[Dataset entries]
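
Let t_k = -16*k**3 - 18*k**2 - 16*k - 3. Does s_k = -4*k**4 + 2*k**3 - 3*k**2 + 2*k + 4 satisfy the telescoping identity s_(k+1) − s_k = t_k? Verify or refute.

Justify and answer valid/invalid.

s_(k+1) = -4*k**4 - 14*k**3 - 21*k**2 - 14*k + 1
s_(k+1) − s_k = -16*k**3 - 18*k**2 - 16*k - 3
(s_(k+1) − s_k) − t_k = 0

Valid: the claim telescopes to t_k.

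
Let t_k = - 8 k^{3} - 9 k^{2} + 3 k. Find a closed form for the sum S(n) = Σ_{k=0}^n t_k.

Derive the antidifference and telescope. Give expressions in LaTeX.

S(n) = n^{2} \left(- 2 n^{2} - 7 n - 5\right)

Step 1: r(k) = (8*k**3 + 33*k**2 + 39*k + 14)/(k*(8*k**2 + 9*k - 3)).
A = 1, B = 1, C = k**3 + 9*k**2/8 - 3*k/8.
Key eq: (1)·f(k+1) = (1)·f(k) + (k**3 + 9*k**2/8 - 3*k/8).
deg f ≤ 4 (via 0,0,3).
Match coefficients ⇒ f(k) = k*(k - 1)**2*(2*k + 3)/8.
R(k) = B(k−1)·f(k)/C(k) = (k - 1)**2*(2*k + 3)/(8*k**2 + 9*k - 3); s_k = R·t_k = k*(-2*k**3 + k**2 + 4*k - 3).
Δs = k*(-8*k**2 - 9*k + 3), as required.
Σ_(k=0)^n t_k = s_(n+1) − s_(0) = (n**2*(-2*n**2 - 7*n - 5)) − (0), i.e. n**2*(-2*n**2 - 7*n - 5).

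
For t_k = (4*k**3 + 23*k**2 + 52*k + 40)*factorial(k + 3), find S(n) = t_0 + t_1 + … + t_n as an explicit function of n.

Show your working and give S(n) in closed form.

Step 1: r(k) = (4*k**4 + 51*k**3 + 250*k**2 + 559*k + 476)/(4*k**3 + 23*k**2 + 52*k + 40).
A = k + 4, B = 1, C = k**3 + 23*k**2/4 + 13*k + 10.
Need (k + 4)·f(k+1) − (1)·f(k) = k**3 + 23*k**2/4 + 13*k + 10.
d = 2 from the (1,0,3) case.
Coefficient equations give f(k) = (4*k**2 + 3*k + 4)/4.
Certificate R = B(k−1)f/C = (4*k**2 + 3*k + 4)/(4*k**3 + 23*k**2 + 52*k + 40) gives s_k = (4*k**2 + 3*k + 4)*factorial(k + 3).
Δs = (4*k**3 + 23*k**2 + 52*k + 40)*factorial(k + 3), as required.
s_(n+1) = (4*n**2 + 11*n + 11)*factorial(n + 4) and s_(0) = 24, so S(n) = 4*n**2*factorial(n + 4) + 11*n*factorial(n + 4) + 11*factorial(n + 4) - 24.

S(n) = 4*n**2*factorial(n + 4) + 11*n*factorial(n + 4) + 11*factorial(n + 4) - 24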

==

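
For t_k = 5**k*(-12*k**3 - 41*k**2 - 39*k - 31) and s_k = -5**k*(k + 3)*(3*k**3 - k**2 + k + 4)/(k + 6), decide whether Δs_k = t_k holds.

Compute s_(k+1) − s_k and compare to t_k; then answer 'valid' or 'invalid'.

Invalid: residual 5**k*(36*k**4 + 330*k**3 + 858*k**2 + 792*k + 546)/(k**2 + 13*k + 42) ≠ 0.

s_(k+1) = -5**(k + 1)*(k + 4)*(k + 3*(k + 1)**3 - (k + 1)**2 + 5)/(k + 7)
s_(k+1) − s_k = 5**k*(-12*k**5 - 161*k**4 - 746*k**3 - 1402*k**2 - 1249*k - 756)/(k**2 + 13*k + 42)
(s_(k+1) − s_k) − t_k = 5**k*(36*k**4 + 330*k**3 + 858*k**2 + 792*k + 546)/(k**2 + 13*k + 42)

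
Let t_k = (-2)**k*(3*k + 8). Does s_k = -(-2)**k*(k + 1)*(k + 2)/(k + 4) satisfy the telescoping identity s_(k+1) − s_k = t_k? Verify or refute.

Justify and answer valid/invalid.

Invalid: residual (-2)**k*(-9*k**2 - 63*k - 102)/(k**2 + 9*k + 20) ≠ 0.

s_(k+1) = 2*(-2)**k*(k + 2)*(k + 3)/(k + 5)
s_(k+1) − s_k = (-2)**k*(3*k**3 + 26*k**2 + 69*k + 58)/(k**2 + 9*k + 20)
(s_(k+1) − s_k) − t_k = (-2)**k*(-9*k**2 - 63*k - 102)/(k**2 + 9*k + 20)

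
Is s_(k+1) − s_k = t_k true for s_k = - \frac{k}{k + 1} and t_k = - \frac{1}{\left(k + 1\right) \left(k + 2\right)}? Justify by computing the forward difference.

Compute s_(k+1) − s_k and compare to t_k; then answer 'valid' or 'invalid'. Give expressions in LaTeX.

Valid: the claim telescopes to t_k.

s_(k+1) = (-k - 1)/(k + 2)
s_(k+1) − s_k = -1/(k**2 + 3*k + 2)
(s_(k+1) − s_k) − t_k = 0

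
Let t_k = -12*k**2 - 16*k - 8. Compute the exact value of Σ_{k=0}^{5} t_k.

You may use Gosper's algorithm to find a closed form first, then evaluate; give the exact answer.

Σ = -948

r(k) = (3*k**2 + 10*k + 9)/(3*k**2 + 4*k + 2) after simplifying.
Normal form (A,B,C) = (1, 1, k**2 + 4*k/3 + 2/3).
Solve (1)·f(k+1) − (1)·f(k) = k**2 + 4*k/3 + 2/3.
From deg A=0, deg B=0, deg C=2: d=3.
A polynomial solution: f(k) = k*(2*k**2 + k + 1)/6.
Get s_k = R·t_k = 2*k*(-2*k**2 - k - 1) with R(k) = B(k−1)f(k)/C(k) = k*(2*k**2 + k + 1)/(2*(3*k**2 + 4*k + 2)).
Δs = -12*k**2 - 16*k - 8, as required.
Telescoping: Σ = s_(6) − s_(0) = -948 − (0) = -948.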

■ Task objective ■
The lines above that hold "identity" are the result; show every one of them.

■ Reply to the exercise ■
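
Let t_k = -16*k**3 - 18*k**2 - 16*k - 3. Does s_k = -4*k**4 + 2*k**3 - 3*k**2 + 2*k + 4 satisfy the telescoping identity s_(k+1) − s_k = t_k? Verify or refute.
Let t_k = (-2)**k*(3*k + 8). Does s_k = -(-2)**k*(k + 1)*(k + 2)/(k + 4) satisfy the telescoping identity s_(k+1) − s_k = t_k? Verify or refute.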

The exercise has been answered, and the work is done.